_Information given_.
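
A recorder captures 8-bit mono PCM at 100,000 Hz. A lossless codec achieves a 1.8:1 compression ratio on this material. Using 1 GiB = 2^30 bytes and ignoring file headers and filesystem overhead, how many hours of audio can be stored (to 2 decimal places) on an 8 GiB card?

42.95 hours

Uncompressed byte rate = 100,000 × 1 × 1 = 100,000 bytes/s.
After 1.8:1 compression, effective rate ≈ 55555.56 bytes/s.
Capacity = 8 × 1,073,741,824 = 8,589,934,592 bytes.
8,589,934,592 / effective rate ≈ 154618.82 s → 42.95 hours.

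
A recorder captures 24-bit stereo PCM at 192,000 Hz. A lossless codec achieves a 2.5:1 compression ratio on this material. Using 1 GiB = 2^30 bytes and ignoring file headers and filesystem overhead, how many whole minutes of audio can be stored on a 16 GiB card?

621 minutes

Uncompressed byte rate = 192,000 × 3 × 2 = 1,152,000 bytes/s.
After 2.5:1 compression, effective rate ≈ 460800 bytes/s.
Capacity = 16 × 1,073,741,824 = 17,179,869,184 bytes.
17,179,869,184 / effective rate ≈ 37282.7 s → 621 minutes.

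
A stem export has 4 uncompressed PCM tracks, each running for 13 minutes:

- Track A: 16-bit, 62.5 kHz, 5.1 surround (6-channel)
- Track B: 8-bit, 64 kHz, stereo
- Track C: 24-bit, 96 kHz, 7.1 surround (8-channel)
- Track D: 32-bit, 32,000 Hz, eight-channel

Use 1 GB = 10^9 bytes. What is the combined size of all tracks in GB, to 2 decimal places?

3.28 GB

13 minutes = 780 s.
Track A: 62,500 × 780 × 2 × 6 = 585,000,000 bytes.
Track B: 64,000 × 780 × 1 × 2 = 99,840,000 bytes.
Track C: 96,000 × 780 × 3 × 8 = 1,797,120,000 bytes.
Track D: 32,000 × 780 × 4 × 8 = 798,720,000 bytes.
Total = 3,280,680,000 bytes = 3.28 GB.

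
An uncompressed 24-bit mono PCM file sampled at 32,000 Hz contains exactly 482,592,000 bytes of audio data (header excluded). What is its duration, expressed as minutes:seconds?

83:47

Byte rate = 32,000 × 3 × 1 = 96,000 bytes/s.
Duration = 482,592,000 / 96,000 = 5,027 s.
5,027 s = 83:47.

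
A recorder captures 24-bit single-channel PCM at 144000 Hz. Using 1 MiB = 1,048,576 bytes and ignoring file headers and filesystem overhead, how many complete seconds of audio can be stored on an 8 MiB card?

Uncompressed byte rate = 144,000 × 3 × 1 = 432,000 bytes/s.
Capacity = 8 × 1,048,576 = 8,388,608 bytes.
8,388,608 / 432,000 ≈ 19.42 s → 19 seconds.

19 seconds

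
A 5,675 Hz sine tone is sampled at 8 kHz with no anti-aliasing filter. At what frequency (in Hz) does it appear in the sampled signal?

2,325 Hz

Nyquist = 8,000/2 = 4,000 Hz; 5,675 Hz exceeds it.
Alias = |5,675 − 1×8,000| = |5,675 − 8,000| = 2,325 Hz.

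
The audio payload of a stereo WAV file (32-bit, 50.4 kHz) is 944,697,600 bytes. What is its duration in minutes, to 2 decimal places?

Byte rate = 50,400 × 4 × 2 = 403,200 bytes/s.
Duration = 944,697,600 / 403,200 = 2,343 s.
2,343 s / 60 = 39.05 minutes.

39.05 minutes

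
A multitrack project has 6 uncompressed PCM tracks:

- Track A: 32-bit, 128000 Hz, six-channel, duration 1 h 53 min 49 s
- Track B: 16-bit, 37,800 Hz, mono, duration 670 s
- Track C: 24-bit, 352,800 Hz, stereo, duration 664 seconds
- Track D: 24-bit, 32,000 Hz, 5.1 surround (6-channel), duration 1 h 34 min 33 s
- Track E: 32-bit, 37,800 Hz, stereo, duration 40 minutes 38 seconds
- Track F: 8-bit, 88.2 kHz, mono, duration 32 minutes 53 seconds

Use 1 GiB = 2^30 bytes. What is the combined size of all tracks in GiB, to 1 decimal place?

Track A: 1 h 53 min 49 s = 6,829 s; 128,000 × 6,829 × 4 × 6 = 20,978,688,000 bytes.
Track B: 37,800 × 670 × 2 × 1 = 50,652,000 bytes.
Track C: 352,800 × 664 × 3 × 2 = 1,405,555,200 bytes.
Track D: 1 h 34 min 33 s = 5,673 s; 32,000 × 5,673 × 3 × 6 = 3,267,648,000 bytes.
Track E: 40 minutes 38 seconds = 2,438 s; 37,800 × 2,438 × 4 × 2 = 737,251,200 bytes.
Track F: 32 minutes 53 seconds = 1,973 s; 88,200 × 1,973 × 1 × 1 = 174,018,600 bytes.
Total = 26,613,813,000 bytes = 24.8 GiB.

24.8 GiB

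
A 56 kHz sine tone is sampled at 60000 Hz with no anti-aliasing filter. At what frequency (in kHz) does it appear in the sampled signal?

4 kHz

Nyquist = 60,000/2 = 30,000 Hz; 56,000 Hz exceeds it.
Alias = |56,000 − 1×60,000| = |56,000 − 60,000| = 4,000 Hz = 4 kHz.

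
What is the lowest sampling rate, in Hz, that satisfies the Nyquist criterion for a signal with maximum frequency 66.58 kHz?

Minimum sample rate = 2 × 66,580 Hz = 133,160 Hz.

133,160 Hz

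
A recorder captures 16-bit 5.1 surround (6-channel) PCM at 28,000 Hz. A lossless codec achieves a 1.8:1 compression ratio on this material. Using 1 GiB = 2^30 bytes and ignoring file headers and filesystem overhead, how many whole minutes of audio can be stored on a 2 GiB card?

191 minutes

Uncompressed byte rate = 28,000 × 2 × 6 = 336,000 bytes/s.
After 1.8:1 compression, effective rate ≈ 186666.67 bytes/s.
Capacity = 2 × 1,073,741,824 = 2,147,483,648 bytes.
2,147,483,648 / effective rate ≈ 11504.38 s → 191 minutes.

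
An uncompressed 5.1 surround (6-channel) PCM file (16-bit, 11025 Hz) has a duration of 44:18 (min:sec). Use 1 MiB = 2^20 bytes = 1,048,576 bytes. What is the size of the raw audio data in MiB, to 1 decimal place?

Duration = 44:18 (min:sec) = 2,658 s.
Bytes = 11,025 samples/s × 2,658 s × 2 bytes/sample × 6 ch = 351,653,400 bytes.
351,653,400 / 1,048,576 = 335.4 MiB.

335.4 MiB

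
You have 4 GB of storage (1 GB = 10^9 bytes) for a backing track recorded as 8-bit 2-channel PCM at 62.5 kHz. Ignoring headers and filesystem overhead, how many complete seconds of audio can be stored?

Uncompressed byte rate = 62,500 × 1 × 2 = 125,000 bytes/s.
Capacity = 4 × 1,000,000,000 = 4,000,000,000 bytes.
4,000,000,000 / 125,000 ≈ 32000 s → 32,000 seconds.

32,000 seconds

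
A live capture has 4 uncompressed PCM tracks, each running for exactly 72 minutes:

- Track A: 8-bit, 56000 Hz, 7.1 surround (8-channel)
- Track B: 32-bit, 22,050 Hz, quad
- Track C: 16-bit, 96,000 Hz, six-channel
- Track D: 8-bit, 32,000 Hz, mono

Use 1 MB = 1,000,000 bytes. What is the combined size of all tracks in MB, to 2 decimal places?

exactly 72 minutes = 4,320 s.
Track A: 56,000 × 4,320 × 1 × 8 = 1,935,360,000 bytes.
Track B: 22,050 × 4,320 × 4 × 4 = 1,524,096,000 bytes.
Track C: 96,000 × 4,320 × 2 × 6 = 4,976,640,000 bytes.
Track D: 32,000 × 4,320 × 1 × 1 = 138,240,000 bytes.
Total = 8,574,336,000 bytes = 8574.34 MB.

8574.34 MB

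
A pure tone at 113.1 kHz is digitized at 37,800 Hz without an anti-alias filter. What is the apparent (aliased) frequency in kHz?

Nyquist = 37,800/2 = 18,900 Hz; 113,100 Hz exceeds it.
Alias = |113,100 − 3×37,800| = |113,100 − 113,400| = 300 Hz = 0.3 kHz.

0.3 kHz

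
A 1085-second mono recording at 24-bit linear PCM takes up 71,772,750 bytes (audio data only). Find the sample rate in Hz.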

_Exercise description_. For the records above, state how many lines contain the word "running". Give only the number.

_Task output_. 2